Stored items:
/---
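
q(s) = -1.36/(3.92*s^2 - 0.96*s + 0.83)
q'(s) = -1.36*(0.96 - 7.84*s)/(3.92*s^2 - 0.96*s + 0.83)^2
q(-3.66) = -0.02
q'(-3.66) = -0.01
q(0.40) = -1.27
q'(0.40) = 2.57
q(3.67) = -0.03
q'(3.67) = 0.02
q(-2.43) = -0.05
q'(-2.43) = -0.04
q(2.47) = -0.06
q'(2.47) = 0.05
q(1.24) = -0.24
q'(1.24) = 0.37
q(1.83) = -0.11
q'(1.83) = 0.12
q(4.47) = -0.02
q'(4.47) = 0.01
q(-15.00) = -0.00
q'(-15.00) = -0.00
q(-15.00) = -0.00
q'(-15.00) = -0.00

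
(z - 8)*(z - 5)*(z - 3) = z^3 - 16*z^2 + 79*z - 120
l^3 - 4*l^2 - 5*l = l*(l - 5)*(l + 1)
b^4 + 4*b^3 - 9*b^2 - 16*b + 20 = (b - 2)*(b - 1)*(b + 2)*(b + 5)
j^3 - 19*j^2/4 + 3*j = j*(j - 4)*(j - 3/4)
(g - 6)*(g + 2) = g^2 - 4*g - 12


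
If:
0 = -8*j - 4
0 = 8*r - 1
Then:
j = -1/2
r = 1/8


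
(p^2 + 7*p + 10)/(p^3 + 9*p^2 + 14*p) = (p + 5)/(p*(p + 7))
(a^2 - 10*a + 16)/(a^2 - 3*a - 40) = (a - 2)/(a + 5)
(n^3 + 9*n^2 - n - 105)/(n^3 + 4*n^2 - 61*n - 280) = (n - 3)/(n - 8)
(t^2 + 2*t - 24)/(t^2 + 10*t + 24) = (t - 4)/(t + 4)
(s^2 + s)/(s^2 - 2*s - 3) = s/(s - 3)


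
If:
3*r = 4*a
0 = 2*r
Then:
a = 0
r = 0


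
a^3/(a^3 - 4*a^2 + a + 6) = a^3/(a^3 - 4*a^2 + a + 6)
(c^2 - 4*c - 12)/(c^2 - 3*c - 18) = (c + 2)/(c + 3)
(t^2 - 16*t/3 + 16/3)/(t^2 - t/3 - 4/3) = (t - 4)/(t + 1)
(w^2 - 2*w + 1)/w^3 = (w^2 - 2*w + 1)/w^3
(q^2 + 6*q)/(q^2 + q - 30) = q/(q - 5)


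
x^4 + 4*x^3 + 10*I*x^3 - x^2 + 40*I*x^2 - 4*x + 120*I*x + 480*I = (x + 4)*(x - 3*I)*(x + 5*I)*(x + 8*I)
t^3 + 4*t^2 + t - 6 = (t - 1)*(t + 2)*(t + 3)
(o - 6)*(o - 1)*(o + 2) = o^3 - 5*o^2 - 8*o + 12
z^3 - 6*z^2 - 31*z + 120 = (z - 8)*(z - 3)*(z + 5)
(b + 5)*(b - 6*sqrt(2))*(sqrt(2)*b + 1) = sqrt(2)*b^3 - 11*b^2 + 5*sqrt(2)*b^2 - 55*b - 6*sqrt(2)*b - 30*sqrt(2)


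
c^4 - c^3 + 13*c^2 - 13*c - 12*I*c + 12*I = (c - 1)*(c - 3*I)*(c - I)*(c + 4*I)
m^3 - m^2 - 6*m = m*(m - 3)*(m + 2)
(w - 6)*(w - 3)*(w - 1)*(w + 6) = w^4 - 4*w^3 - 33*w^2 + 144*w - 108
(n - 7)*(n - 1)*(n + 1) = n^3 - 7*n^2 - n + 7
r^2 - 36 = (r - 6)*(r + 6)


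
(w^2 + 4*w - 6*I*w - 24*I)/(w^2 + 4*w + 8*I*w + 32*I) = (w - 6*I)/(w + 8*I)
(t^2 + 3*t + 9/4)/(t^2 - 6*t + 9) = (t^2 + 3*t + 9/4)/(t^2 - 6*t + 9)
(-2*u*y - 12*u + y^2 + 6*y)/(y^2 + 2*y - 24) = (-2*u + y)/(y - 4)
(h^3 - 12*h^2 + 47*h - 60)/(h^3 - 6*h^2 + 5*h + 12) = (h - 5)/(h + 1)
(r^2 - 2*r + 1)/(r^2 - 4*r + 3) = (r - 1)/(r - 3)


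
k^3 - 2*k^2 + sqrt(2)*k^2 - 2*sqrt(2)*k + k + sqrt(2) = (k - 1)^2*(k + sqrt(2))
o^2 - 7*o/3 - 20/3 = (o - 4)*(o + 5/3)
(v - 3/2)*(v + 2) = v^2 + v/2 - 3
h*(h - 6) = h^2 - 6*h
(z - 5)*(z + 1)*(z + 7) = z^3 + 3*z^2 - 33*z - 35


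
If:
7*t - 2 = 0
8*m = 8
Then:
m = 1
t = 2/7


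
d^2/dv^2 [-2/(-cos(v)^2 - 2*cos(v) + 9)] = (-8*sin(v)^4 + 84*sin(v)^2 - 21*cos(v) - 3*cos(3*v) - 24)/(-sin(v)^2 + 2*cos(v) - 8)^3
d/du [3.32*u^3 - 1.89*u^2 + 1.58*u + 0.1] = 9.96*u^2 - 3.78*u + 1.58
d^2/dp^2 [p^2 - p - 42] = 2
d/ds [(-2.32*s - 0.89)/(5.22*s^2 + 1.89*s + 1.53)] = (12.1104*s^2 + 9.2916*s - 1.8675)/(27.2484*s^4 + 19.7316*s^3 + 19.5453*s^2 + 5.7834*s + 2.3409)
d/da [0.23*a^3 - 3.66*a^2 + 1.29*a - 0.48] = 0.69*a^2 - 7.32*a + 1.29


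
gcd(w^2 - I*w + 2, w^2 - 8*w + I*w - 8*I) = w + I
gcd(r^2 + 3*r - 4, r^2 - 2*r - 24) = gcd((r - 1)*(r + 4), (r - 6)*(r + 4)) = r + 4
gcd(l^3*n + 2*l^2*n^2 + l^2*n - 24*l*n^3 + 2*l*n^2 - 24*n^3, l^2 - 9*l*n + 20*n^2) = l - 4*n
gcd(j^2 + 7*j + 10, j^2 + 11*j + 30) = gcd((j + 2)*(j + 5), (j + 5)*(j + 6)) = j + 5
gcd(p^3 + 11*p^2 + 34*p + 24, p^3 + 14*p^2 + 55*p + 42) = p^2 + 7*p + 6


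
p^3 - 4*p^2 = p^2*(p - 4)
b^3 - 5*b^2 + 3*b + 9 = (b - 3)^2*(b + 1)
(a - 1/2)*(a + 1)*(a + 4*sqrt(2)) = a^3 + a^2/2 + 4*sqrt(2)*a^2 - a/2 + 2*sqrt(2)*a - 2*sqrt(2)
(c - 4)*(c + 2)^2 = c^3 - 12*c - 16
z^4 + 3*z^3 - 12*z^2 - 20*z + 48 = (z - 2)^2*(z + 3)*(z + 4)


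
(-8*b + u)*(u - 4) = -8*b*u + 32*b + u^2 - 4*u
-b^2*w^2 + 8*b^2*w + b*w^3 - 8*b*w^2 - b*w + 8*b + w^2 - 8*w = (-b + w)*(w - 8)*(b*w + 1)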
\---
TASK DESCRIPTION: If a line in the records holds the string "sqrt", copy it.

YOUR RESPONSE:
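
(b + 5)*(b - 6*sqrt(2))*(sqrt(2)*b + 1) = sqrt(2)*b^3 - 11*b^2 + 5*sqrt(2)*b^2 - 55*b - 6*sqrt(2)*b - 30*sqrt(2)
k^3 - 2*k^2 + sqrt(2)*k^2 - 2*sqrt(2)*k + k + sqrt(2) = (k - 1)^2*(k + sqrt(2))
(a - 1/2)*(a + 1)*(a + 4*sqrt(2)) = a^3 + a^2/2 + 4*sqrt(2)*a^2 - a/2 + 2*sqrt(2)*a - 2*sqrt(2)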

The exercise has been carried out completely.